* _ASSIGNED TASK_
A complete and exact copy of the data below is the task.

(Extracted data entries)
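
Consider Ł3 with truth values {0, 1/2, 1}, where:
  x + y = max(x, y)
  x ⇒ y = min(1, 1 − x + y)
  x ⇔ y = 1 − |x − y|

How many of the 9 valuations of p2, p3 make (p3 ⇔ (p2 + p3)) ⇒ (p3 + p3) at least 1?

5

p2 = 0, p3 = 0 ↦ 0  <
p2 = 0, p3 = 1/2 ↦ 1/2  <
p2 = 0, p3 = 1 ↦ 1  ≥
p2 = 1/2, p3 = 0 ↦ 1/2  <
p2 = 1/2, p3 = 1/2 ↦ 1/2  <
p2 = 1/2, p3 = 1 ↦ 1  ≥
p2 = 1, p3 = 0 ↦ 1  ≥
p2 = 1, p3 = 1/2 ↦ 1  ≥
p2 = 1, p3 = 1 ↦ 1  ≥
So 5 of the 9 assignments meet the threshold.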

* _TASK RESULT_
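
Consider Ł3 with truth values {0, 1/2, 1}, where:
  x + y = max(x, y)
  x ⇒ y = min(1, 1 − x + y)
  x ⇔ y = 1 − |x − y|

How many of the 9 valuations of p2, p3 make (p3 ⇔ (p2 + p3)) ⇒ (p3 + p3) at least 1?

5

p2 = 0, p3 = 0 ↦ 0  <
p2 = 0, p3 = 1/2 ↦ 1/2  <
p2 = 0, p3 = 1 ↦ 1  ≥
p2 = 1/2, p3 = 0 ↦ 1/2  <
p2 = 1/2, p3 = 1/2 ↦ 1/2  <
p2 = 1/2, p3 = 1 ↦ 1  ≥
p2 = 1, p3 = 0 ↦ 1  ≥
p2 = 1, p3 = 1/2 ↦ 1  ≥
p2 = 1, p3 = 1 ↦ 1  ≥
So 5 of the 9 assignments meet the threshold.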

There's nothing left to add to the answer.